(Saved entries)

-.-.-

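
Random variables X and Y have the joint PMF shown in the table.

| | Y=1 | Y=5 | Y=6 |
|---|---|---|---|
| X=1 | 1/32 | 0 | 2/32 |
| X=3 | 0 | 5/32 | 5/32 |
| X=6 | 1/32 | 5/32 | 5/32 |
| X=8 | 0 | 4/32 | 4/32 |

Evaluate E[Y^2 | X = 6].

P(X = 6) = 11/32.
Σ Y^2·P over the event = 1·(1/32) + 25·(5/32) + 36·(5/32) = 153/16.
E[Y^2 | X = 6] = (153/16) / (11/32) = 306/11.

306/11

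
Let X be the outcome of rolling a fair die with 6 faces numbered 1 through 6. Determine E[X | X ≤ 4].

5/2

Given X ≤ 4, X is equally likely to be any of {1, 2, 3, 4}.
E[X | X ≤ 4] = (1 + 2 + 3 + 4) / 4 = 5/2.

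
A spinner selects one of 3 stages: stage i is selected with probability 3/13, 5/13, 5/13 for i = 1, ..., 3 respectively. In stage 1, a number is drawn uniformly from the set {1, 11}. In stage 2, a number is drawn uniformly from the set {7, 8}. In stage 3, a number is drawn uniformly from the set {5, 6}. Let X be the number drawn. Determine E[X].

83/13

E[X | stage 1] = (1+11)/2 = 6.
E[X | stage 2] = (7+8)/2 = 15/2.
E[X | stage 3] = (5+6)/2 = 11/2.
By the law of total expectation,
E[X] = (3/13)·(6) + (5/13)·(15/2) + (5/13)·(11/2) = 83/13.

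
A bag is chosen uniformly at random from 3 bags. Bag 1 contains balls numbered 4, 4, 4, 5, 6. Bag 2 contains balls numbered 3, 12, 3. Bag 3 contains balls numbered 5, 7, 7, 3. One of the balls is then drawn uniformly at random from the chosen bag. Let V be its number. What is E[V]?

E[V | bag 1] = (4+4+4+5+6)/5 = 23/5.
E[V | bag 2] = (3+12+3)/3 = 6.
E[V | bag 3] = (5+7+7+3)/4 = 11/2.
E[V] = (1/3)·(23/5) + (1/3)·(6) + (1/3)·(11/2) = 161/30.

161/30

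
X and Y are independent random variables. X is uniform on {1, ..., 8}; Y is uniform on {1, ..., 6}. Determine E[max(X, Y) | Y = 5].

23/4

Outcomes with Y = 5: (1,5), (2,5), (3,5), (4,5), (5,5), (6,5), (7,5), (8,5), each with probability 1/48.
E[max(X, Y) | Y = 5] = (5 + 5 + 5 + 5 + 5 + 6 + 7 + 8) / 8 = 23/4.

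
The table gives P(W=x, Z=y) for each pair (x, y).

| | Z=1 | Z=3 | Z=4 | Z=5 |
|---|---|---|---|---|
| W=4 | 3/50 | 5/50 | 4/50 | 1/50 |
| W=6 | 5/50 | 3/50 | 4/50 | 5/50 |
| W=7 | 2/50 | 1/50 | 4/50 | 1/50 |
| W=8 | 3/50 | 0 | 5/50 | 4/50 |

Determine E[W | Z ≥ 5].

73/11

P(Z ≥ 5) = 11/50.
Summing W·P(W=x,Z=y) over the conditioning event gives 73/50.
E[W | Z ≥ 5] = (73/50) / (11/50) = 73/11.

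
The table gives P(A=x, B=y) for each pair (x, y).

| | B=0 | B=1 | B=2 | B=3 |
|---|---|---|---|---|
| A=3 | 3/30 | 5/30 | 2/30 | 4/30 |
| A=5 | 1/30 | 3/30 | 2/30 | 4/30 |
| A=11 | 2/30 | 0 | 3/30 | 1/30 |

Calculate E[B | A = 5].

19/10

P(A = 5) = 1/3.
Σ B·P over the event = 0·(1/30) + 1·(3/30) + 2·(2/30) + 3·(4/30) = 19/30.
E[B | A = 5] = (19/30) / (1/3) = 19/10.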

-.-.-

DESCRIPTION OF THE TASK: Each line from the one containing "X and Y are" to the close of the records must appear in the output exactly, and no other line.

RESPONSE AREA:
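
X and Y are independent random variables. X is uniform on {1, ..., 8}; Y is uniform on {1, ..., 6}. Determine E[max(X, Y) | Y = 5].

23/4

Outcomes with Y = 5: (1,5), (2,5), (3,5), (4,5), (5,5), (6,5), (7,5), (8,5), each with probability 1/48.
E[max(X, Y) | Y = 5] = (5 + 5 + 5 + 5 + 5 + 6 + 7 + 8) / 8 = 23/4.

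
The table gives P(W=x, Z=y) for each pair (x, y).

| | Z=1 | Z=3 | Z=4 | Z=5 |
|---|---|---|---|---|
| W=4 | 3/50 | 5/50 | 4/50 | 1/50 |
| W=6 | 5/50 | 3/50 | 4/50 | 5/50 |
| W=7 | 2/50 | 1/50 | 4/50 | 1/50 |
| W=8 | 3/50 | 0 | 5/50 | 4/50 |

Determine E[W | Z ≥ 5].

73/11

P(Z ≥ 5) = 11/50.
Summing W·P(W=x,Z=y) over the conditioning event gives 73/50.
E[W | Z ≥ 5] = (73/50) / (11/50) = 73/11.

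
The table gives P(A=x, B=y) for each pair (x, y).

| | B=0 | B=1 | B=2 | B=3 |
|---|---|---|---|---|
| A=3 | 3/30 | 5/30 | 2/30 | 4/30 |
| A=5 | 1/30 | 3/30 | 2/30 | 4/30 |
| A=11 | 2/30 | 0 | 3/30 | 1/30 |

Calculate E[B | A = 5].

19/10

P(A = 5) = 1/3.
Σ B·P over the event = 0·(1/30) + 1·(3/30) + 2·(2/30) + 3·(4/30) = 19/30.
E[B | A = 5] = (19/30) / (1/3) = 19/10.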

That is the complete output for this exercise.